» **Exercise goal**:
If a line in the data holds "below", copy that line out in full.

» **Saved data entries**:
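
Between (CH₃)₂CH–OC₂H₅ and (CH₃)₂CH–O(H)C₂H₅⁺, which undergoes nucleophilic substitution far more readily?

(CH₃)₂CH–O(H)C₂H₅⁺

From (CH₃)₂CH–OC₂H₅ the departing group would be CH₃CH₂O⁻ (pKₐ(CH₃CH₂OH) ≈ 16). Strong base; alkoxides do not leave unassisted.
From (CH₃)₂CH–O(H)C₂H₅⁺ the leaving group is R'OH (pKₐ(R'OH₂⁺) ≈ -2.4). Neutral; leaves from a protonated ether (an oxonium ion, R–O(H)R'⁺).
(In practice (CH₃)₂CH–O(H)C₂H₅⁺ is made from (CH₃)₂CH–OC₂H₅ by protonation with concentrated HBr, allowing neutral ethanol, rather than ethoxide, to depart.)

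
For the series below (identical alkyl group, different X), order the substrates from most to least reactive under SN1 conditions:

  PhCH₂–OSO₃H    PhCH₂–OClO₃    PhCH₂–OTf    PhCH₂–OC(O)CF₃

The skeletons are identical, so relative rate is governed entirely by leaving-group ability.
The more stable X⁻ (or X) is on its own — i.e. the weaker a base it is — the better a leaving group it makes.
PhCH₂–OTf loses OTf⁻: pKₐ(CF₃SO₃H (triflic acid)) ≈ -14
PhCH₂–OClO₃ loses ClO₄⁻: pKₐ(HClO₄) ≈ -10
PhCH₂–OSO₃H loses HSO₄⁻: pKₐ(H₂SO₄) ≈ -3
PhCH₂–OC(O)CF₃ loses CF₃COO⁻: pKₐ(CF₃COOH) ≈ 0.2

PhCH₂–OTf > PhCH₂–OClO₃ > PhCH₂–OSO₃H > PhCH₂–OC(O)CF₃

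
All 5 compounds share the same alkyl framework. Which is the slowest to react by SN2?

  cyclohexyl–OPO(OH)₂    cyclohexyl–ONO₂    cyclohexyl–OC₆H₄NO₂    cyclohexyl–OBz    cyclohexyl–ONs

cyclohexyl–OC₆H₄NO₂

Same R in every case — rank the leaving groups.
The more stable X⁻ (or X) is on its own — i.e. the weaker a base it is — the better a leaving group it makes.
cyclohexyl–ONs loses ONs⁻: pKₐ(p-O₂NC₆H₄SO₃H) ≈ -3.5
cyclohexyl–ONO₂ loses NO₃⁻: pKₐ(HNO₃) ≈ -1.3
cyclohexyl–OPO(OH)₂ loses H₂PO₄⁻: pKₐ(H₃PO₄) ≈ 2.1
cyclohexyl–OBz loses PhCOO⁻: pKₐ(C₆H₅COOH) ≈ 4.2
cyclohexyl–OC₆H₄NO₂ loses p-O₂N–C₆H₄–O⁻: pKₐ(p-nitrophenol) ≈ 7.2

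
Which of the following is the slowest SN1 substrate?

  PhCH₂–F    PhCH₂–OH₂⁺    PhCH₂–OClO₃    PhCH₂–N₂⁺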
==
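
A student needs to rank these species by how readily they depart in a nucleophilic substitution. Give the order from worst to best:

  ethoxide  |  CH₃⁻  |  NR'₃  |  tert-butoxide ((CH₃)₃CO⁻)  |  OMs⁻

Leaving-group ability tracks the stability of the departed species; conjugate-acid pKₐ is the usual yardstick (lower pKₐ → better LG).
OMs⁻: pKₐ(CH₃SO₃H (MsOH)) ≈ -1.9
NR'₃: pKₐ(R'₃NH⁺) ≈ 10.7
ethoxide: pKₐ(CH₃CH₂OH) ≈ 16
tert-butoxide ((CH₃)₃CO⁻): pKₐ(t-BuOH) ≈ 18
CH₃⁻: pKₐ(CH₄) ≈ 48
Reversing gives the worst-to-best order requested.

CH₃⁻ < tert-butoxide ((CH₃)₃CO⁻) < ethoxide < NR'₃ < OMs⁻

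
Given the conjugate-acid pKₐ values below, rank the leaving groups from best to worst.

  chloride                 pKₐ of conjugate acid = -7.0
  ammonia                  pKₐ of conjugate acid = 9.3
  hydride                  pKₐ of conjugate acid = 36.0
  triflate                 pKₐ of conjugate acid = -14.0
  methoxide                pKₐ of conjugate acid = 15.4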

» **Worked solution**:
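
For the series below (identical alkyl group, different X), order the substrates from most to least reactive under SN1 conditions:
Given the conjugate-acid pKₐ values below, rank the leaving groups from best to worst.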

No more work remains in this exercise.